## What you have to do
What follows is a listing to be transcribed exactly.

## Listed entries
::::
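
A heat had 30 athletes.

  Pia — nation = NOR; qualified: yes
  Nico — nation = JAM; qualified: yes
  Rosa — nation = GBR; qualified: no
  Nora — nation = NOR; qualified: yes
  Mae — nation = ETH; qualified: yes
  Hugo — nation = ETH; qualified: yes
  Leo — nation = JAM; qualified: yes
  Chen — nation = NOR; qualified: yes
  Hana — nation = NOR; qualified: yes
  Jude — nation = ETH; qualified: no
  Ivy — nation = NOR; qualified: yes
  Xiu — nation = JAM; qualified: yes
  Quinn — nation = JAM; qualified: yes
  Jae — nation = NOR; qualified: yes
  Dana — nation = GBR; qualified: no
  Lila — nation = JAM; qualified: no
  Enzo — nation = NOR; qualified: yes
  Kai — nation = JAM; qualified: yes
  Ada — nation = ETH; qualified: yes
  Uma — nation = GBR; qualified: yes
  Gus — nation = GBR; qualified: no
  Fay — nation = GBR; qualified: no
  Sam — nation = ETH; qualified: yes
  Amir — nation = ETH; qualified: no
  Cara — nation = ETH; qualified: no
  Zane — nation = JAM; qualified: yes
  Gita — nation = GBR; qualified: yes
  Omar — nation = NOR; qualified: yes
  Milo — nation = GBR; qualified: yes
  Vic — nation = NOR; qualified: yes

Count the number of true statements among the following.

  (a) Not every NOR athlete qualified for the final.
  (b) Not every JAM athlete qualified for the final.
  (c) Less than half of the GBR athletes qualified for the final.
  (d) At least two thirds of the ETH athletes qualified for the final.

(a) NOR: |A| = 9, |A ∩ B| = 9; needs A ⊄ B (|A ∖ B| ≥ 1) — false.
(b) JAM: |A| = 7, |A ∩ B| = 6; needs A ⊄ B (|A ∖ B| ≥ 1) — true.
(c) GBR: |A| = 7, |A ∩ B| = 3; needs |A ∩ B| < |A ∖ B| — true.
(d) ETH: |A| = 7, |A ∩ B| = 4; needs |A ∩ B| / |A| ≥ 2/3 — false.

2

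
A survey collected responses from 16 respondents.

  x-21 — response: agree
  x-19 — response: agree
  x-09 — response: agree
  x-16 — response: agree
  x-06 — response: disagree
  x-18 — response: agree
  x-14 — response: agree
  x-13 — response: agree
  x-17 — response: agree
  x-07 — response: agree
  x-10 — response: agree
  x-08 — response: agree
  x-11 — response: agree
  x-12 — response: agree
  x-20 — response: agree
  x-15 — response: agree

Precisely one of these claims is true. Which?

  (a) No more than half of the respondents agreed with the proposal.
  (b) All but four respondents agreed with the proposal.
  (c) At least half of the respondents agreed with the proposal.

|A| = 16, |A ∩ B| = 15, |A ∖ B| = 1.
(a) requires |A ∩ B| ≤ |A ∖ B|: false.
(b) requires |A ∖ B| = 4: false.
(c) requires |A ∩ B| ≥ |A ∖ B|: true.

(c)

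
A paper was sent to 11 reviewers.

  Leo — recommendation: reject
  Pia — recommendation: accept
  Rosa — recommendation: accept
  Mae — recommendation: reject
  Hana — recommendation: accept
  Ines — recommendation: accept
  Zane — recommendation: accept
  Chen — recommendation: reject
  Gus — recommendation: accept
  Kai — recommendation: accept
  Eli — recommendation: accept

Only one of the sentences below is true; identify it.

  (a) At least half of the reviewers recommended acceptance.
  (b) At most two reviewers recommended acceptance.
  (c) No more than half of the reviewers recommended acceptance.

(a)

|A| = 11, |A ∩ B| = 8, |A ∖ B| = 3.
(a) requires |A ∩ B| ≥ |A ∖ B|: true.
(b) requires |A ∩ B| ≤ 2: false.
(c) requires |A ∩ B| ≤ |A ∖ B|: false.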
::::
## Task result
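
A heat had 30 athletes.

  Pia — nation = NOR; qualified: yes
  Nico — nation = JAM; qualified: yes
  Rosa — nation = GBR; qualified: no
  Nora — nation = NOR; qualified: yes
  Mae — nation = ETH; qualified: yes
  Hugo — nation = ETH; qualified: yes
  Leo — nation = JAM; qualified: yes
  Chen — nation = NOR; qualified: yes
  Hana — nation = NOR; qualified: yes
  Jude — nation = ETH; qualified: no
  Ivy — nation = NOR; qualified: yes
  Xiu — nation = JAM; qualified: yes
  Quinn — nation = JAM; qualified: yes
  Jae — nation = NOR; qualified: yes
  Dana — nation = GBR; qualified: no
  Lila — nation = JAM; qualified: no
  Enzo — nation = NOR; qualified: yes
  Kai — nation = JAM; qualified: yes
  Ada — nation = ETH; qualified: yes
  Uma — nation = GBR; qualified: yes
  Gus — nation = GBR; qualified: no
  Fay — nation = GBR; qualified: no
  Sam — nation = ETH; qualified: yes
  Amir — nation = ETH; qualified: no
  Cara — nation = ETH; qualified: no
  Zane — nation = JAM; qualified: yes
  Gita — nation = GBR; qualified: yes
  Omar — nation = NOR; qualified: yes
  Milo — nation = GBR; qualified: yes
  Vic — nation = NOR; qualified: yes

Count the number of true statements among the following.

  (a) Not every NOR athlete qualified for the final.
  (b) Not every JAM athlete qualified for the final.
  (c) Less than half of the GBR athletes qualified for the final.
  (d) At least two thirds of the ETH athletes qualified for the final.

(a) NOR: |A| = 9, |A ∩ B| = 9; needs A ⊄ B (|A ∖ B| ≥ 1) — false.
(b) JAM: |A| = 7, |A ∩ B| = 6; needs A ⊄ B (|A ∖ B| ≥ 1) — true.
(c) GBR: |A| = 7, |A ∩ B| = 3; needs |A ∩ B| < |A ∖ B| — true.
(d) ETH: |A| = 7, |A ∩ B| = 4; needs |A ∩ B| / |A| ≥ 2/3 — false.

2

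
A survey collected responses from 16 respondents.

  x-21 — response: agree
  x-19 — response: agree
  x-09 — response: agree
  x-16 — response: agree
  x-06 — response: disagree
  x-18 — response: agree
  x-14 — response: agree
  x-13 — response: agree
  x-17 — response: agree
  x-07 — response: agree
  x-10 — response: agree
  x-08 — response: agree
  x-11 — response: agree
  x-12 — response: agree
  x-20 — response: agree
  x-15 — response: agree

Precisely one of these claims is true. Which?

  (a) No more than half of the respondents agreed with the proposal.
  (b) All but four respondents agreed with the proposal.
  (c) At least half of the respondents agreed with the proposal.

|A| = 16, |A ∩ B| = 15, |A ∖ B| = 1.
(a) requires |A ∩ B| ≤ |A ∖ B|: false.
(b) requires |A ∖ B| = 4: false.
(c) requires |A ∩ B| ≥ |A ∖ B|: true.

(c)

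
A paper was sent to 11 reviewers.

  Leo — recommendation: reject
  Pia — recommendation: accept
  Rosa — recommendation: accept
  Mae — recommendation: reject
  Hana — recommendation: accept
  Ines — recommendation: accept
  Zane — recommendation: accept
  Chen — recommendation: reject
  Gus — recommendation: accept
  Kai — recommendation: accept
  Eli — recommendation: accept

Only one of the sentences below is true; identify it.

  (a) At least half of the reviewers recommended acceptance.
  (b) At most two reviewers recommended acceptance.
  (c) No more than half of the reviewers recommended acceptance.

(a)

|A| = 11, |A ∩ B| = 8, |A ∖ B| = 3.
(a) requires |A ∩ B| ≥ |A ∖ B|: true.
(b) requires |A ∩ B| ≤ 2: false.
(c) requires |A ∩ B| ≤ |A ∖ B|: false.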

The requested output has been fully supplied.